Task to complete:
Output the full listing exactly, character for character.
(Data records)
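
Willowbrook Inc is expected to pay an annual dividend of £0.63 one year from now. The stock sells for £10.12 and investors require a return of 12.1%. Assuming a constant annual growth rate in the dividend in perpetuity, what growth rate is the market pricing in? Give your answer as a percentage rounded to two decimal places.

P = D₁/(r−g) ⇒ g = r − D₁/P = 0.121 − £0.63/£10.12 = 0.058747

5.87%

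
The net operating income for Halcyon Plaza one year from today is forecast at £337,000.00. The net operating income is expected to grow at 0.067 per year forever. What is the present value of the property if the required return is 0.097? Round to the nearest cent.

Growing perpetuity: P = D₁ / (r − g) = £337,000.0000 / (0.097 − 0.067) = £11,233,333.33

£11233333.33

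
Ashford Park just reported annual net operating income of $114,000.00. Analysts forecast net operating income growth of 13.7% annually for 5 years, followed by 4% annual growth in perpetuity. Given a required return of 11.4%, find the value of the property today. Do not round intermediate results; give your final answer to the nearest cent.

$2380820.21

D_1 = 129618.00000
D_2 = 147375.66600
D_3 = 167566.13224
D_4 = 190522.69236
D_5 = 216624.30121
Terminal value at year 5: TV = D_5×(1+g_2)/(r−g_2) = 225289.27326/0.074 = 3044449.63866
P_0 = D_1/(1+r)^1 + D_2/(1+r)^2 + D_3/(1+r)^3 + D_4/(1+r)^4 + D_5/(1+r)^5 + TV/(1+r)^5
    = 116353.68043 + 118755.95570 + 121207.82911 + 123710.32469 + 126264.48758 + 1774527.93361 = 2380820.21112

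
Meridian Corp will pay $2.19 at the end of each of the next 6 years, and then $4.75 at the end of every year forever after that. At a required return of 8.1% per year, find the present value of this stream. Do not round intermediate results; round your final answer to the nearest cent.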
(End Data records)
Task output:
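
Willowbrook Inc is expected to pay an annual dividend of £0.63 one year from now. The stock sells for £10.12 and investors require a return of 12.1%. Assuming a constant annual growth rate in the dividend in perpetuity, what growth rate is the market pricing in? Give your answer as a percentage rounded to two decimal places.

P = D₁/(r−g) ⇒ g = r − D₁/P = 0.121 − £0.63/£10.12 = 0.058747

5.87%

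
The net operating income for Halcyon Plaza one year from today is forecast at £337,000.00. The net operating income is expected to grow at 0.067 per year forever. What is the present value of the property if the required return is 0.097? Round to the nearest cent.

Growing perpetuity: P = D₁ / (r − g) = £337,000.0000 / (0.097 − 0.067) = £11,233,333.33

£11233333.33

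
Ashford Park just reported annual net operating income of $114,000.00. Analysts forecast net operating income growth of 13.7% annually for 5 years, followed by 4% annual growth in perpetuity. Given a required return of 11.4%, find the value of the property today. Do not round intermediate results; give your final answer to the nearest cent.

$2380820.21

D_1 = 129618.00000
D_2 = 147375.66600
D_3 = 167566.13224
D_4 = 190522.69236
D_5 = 216624.30121
Terminal value at year 5: TV = D_5×(1+g_2)/(r−g_2) = 225289.27326/0.074 = 3044449.63866
P_0 = D_1/(1+r)^1 + D_2/(1+r)^2 + D_3/(1+r)^3 + D_4/(1+r)^4 + D_5/(1+r)^5 + TV/(1+r)^5
    = 116353.68043 + 118755.95570 + 121207.82911 + 123710.32469 + 126264.48758 + 1774527.93361 = 2380820.21112

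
Meridian Corp will pay $2.19 at the end of each of the next 6 years, and then $4.75 at the end of every year forever after that. At a required return of 8.1% per year, find the present value of this stream. Do not round intermediate results; round your final answer to the nearest cent.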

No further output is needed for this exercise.